AVAILABLE DATA:
= Beginning of Section =
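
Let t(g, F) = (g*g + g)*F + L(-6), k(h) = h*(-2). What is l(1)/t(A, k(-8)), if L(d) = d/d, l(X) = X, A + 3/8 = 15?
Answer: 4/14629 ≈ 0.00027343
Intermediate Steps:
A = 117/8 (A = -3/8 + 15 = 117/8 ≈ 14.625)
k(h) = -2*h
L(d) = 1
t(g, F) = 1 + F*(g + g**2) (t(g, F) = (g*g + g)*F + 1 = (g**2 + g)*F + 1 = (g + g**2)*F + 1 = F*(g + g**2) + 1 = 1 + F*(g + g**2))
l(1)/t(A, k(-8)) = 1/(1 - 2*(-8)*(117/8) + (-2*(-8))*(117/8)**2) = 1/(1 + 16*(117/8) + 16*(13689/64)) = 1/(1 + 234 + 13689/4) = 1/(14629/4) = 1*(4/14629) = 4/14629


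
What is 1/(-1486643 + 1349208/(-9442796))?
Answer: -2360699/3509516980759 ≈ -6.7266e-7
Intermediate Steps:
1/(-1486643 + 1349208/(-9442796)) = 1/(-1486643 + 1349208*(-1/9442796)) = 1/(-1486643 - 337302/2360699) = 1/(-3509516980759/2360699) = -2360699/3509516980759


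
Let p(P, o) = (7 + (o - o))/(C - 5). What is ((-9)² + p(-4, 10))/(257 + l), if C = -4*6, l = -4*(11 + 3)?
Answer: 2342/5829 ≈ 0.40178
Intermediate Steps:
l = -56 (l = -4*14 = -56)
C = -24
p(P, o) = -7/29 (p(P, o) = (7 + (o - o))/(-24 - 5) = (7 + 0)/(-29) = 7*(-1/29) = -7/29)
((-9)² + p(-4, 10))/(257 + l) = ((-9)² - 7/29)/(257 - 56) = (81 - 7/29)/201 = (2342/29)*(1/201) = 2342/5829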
= End of Section =
= Beginning of Section =
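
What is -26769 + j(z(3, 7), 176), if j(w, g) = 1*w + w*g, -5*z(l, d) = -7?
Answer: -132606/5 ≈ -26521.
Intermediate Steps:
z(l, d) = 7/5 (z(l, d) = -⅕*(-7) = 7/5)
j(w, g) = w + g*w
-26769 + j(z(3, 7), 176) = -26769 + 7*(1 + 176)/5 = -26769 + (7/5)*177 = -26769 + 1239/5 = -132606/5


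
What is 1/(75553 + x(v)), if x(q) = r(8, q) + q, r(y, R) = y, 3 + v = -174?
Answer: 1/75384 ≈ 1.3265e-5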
= End of Section =
= Beginning of Section =
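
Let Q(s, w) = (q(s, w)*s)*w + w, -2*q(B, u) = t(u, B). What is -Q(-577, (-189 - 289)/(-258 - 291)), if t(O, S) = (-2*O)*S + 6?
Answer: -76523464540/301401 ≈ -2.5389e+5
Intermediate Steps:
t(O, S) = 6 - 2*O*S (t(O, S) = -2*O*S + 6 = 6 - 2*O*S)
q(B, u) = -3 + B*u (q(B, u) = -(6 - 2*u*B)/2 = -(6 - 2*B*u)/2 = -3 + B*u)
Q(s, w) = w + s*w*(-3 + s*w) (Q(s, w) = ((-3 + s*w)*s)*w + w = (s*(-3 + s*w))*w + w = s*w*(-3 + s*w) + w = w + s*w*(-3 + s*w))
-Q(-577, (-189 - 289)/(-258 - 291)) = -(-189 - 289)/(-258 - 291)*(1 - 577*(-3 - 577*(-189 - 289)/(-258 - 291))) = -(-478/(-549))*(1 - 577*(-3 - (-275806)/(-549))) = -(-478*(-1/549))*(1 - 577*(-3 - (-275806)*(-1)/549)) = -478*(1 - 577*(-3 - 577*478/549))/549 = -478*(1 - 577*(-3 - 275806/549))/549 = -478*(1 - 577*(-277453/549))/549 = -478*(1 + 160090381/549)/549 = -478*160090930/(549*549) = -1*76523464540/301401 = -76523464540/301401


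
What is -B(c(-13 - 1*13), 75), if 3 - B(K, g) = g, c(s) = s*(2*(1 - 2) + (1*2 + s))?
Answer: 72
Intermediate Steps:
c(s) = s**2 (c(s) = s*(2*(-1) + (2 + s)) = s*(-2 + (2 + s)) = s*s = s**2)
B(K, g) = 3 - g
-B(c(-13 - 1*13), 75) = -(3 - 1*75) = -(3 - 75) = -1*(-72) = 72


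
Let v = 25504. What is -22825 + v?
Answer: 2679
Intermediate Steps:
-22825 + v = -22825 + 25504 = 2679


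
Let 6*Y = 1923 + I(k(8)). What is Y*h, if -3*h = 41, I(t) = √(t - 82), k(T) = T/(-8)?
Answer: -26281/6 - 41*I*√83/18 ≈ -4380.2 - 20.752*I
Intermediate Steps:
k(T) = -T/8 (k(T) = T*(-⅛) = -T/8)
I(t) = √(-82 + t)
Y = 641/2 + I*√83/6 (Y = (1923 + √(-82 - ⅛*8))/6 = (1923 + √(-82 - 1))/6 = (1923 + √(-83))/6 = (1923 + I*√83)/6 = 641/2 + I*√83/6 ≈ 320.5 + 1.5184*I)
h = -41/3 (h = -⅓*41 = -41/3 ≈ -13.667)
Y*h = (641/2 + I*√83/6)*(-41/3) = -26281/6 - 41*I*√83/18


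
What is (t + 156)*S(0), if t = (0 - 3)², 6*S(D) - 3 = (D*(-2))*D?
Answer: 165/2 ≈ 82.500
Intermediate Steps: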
= End of Section =
WORK REQUIRED: Look above for the line with "Let t(g, F)"; retype exactly that line, every line after it up to the line with "Answer: 4/14629 ≈ 0.00027343", and that line too, nothing else.

SOLVED PROBLEM:
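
Let t(g, F) = (g*g + g)*F + L(-6), k(h) = h*(-2). What is l(1)/t(A, k(-8)), if L(d) = d/d, l(X) = X, A + 3/8 = 15?
Answer: 4/14629 ≈ 0.00027343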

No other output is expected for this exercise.